▶

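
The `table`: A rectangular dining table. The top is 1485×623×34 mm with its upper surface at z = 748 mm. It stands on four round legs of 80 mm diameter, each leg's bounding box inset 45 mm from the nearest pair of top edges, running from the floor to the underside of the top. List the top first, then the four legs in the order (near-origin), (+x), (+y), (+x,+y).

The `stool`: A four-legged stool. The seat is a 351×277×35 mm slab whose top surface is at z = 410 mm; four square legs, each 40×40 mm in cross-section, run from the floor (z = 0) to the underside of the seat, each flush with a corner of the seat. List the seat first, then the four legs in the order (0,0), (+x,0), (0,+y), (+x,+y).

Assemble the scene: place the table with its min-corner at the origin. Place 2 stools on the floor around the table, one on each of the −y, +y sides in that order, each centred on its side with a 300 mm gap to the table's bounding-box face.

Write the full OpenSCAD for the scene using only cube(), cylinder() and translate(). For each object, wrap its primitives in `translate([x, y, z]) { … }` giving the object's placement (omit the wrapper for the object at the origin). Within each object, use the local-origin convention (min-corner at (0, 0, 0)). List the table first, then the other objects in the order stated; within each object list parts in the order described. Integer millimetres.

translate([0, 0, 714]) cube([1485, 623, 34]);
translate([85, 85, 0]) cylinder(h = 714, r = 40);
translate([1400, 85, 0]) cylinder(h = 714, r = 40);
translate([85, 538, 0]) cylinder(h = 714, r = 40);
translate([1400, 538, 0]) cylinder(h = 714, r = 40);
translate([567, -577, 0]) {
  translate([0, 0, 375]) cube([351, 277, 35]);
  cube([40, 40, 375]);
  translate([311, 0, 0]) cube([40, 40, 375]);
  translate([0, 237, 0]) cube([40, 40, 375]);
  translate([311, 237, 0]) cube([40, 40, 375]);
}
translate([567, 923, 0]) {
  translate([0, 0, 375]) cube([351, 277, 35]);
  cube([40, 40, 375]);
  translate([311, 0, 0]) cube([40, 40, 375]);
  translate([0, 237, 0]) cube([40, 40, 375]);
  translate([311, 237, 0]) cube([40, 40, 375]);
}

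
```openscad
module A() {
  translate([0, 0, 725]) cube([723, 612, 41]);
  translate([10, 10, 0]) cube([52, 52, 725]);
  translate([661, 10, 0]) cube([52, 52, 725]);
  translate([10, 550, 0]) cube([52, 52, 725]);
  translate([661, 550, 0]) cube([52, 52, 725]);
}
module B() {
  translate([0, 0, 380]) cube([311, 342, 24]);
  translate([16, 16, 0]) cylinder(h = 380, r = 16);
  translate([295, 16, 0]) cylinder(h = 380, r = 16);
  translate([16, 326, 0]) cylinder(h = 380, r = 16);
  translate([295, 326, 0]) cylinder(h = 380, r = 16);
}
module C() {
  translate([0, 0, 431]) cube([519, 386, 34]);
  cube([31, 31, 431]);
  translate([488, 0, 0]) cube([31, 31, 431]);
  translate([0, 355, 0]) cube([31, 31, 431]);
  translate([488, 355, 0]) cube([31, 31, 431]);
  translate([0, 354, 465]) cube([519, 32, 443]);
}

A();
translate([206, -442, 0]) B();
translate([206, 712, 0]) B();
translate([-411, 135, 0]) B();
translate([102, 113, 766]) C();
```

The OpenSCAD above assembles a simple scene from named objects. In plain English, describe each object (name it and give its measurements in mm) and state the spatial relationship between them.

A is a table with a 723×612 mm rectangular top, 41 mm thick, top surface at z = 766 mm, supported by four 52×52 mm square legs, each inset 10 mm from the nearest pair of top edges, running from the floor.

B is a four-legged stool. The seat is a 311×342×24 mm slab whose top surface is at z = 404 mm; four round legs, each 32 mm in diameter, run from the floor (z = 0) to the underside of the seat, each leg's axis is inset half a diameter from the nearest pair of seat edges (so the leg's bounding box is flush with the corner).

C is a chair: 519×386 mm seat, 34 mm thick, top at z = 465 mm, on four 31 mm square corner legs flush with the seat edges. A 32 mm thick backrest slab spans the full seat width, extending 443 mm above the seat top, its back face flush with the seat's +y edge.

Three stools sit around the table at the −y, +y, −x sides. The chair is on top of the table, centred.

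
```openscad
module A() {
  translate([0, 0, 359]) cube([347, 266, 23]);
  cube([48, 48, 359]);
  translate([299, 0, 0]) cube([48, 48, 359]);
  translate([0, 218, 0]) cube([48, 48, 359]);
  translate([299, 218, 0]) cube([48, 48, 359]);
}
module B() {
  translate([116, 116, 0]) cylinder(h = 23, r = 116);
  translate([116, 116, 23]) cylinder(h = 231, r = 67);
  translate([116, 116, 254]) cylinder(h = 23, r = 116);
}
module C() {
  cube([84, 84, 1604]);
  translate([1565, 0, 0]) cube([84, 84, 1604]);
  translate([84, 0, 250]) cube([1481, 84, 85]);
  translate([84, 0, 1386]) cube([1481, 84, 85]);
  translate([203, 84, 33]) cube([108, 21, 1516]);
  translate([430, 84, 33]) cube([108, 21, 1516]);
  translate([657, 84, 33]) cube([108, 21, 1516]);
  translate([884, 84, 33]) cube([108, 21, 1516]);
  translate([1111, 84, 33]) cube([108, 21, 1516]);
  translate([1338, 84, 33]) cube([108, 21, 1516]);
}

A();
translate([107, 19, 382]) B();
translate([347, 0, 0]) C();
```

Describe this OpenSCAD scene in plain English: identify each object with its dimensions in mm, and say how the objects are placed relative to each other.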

◀

**Problem statement**
Starting with the first line of the listing above and ending with the line that holds "(+x,0), (0,+y), (+x,+y).", return those lines exactly as written, both included.

**Solution**
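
The `table`: A rectangular dining table. The top is 1485×623×34 mm with its upper surface at z = 748 mm. It stands on four round legs of 80 mm diameter, each leg's bounding box inset 45 mm from the nearest pair of top edges, running from the floor to the underside of the top. List the top first, then the four legs in the order (near-origin), (+x), (+y), (+x,+y).

The `stool`: A four-legged stool. The seat is a 351×277×35 mm slab whose top surface is at z = 410 mm; four square legs, each 40×40 mm in cross-section, run from the floor (z = 0) to the underside of the seat, each flush with a corner of the seat. List the seat first, then the four legs in the order (0,0), (+x,0), (0,+y), (+x,+y).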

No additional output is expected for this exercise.